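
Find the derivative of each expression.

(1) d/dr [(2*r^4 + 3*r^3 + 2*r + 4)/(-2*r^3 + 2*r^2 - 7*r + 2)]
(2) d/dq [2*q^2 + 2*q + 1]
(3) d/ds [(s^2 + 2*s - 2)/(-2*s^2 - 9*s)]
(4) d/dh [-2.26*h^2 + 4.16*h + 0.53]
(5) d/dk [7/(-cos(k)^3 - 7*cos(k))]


(1) = 2*(-2*r^6 + 4*r^5 - 18*r^4 - 9*r^3 + 19*r^2 - 8*r + 16)/(4*r^6 - 8*r^5 + 32*r^4 - 36*r^3 + 57*r^2 - 28*r + 4)
(2) = 4*q + 2
(3) = (-5*s^2 - 8*s - 18)/(s^2*(4*s^2 + 36*s + 81))
(4) = 4.16 - 4.52*h
(5) = -7*(3 + 7/cos(k)^2)*sin(k)/(sin(k)^2 - 8)^2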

**ABOUT THIS EXERCISE**
Everything from the line with "(3) d/ds [(s^2 + 2*s - 2)/(-2*s^2 - 9*s)]" through the last line of the data above, please return word for word, and no other line.

**RESULT FOR THIS TASK**
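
(3) d/ds [(s^2 + 2*s - 2)/(-2*s^2 - 9*s)]
(4) d/dh [-2.26*h^2 + 4.16*h + 0.53]
(5) d/dk [7/(-cos(k)^3 - 7*cos(k))]


(1) = 2*(-2*r^6 + 4*r^5 - 18*r^4 - 9*r^3 + 19*r^2 - 8*r + 16)/(4*r^6 - 8*r^5 + 32*r^4 - 36*r^3 + 57*r^2 - 28*r + 4)
(2) = 4*q + 2
(3) = (-5*s^2 - 8*s - 18)/(s^2*(4*s^2 + 36*s + 81))
(4) = 4.16 - 4.52*h
(5) = -7*(3 + 7/cos(k)^2)*sin(k)/(sin(k)^2 - 8)^2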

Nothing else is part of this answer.